## EXERCISE DESCRIPTION
Could you find every line in the records below that contains the word "Supplier" and copy it?

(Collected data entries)
* * * *
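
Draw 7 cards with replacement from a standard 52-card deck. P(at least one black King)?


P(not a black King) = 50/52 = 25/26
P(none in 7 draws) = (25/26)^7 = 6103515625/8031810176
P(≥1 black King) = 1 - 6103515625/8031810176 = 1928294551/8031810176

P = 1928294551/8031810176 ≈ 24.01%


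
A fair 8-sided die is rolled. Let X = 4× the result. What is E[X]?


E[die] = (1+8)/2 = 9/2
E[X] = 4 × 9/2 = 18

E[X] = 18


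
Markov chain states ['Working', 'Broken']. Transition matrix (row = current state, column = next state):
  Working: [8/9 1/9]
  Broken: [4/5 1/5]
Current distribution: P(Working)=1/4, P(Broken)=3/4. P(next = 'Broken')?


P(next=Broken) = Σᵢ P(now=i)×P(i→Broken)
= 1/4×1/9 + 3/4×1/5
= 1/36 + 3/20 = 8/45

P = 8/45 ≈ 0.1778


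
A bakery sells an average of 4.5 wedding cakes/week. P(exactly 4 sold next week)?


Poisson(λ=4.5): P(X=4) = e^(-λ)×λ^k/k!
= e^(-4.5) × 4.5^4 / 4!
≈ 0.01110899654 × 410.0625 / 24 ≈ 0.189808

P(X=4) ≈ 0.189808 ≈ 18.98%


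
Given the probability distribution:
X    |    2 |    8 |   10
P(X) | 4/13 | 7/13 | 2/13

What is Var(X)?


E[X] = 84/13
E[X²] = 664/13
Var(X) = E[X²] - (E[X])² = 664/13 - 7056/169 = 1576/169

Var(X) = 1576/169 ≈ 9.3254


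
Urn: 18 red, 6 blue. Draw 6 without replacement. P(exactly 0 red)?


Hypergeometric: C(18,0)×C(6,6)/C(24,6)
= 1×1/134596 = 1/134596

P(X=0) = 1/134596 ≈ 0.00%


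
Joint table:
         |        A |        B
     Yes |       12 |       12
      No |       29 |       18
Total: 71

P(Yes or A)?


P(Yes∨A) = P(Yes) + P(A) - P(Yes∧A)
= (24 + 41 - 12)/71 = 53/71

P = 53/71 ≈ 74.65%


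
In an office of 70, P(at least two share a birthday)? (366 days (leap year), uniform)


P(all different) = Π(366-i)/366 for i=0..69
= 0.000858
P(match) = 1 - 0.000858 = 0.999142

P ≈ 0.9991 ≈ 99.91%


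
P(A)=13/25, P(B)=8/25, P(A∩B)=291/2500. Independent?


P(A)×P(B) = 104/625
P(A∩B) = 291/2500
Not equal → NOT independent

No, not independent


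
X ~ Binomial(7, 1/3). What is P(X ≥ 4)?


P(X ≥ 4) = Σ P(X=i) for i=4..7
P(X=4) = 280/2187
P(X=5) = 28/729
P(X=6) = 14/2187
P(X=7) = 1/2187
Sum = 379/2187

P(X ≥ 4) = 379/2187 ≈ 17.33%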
* * * *
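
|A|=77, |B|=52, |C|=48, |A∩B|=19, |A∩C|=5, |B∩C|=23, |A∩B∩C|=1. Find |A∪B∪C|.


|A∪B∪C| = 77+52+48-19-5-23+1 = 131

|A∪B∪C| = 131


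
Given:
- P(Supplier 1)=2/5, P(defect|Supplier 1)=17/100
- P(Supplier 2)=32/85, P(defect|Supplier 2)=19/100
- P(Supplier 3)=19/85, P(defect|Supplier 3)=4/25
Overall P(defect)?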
* * * *
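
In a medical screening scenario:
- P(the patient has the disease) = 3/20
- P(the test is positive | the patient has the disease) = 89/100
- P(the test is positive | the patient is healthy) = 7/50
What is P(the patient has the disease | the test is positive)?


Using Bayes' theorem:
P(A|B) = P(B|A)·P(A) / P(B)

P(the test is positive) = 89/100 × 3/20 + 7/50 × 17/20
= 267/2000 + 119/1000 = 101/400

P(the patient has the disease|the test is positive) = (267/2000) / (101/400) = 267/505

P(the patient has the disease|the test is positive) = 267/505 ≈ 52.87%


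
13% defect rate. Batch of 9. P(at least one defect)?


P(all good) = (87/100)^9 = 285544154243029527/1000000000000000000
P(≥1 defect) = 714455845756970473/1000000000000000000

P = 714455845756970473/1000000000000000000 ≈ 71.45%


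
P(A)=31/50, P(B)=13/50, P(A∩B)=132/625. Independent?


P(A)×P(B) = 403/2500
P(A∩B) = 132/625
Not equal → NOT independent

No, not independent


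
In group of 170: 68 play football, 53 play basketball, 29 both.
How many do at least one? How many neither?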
* * * *
## EXERCISE OUTPUT
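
- P(Supplier 1)=2/5, P(defect|Supplier 1)=17/100
- P(Supplier 2)=32/85, P(defect|Supplier 2)=19/100
- P(Supplier 3)=19/85, P(defect|Supplier 3)=4/25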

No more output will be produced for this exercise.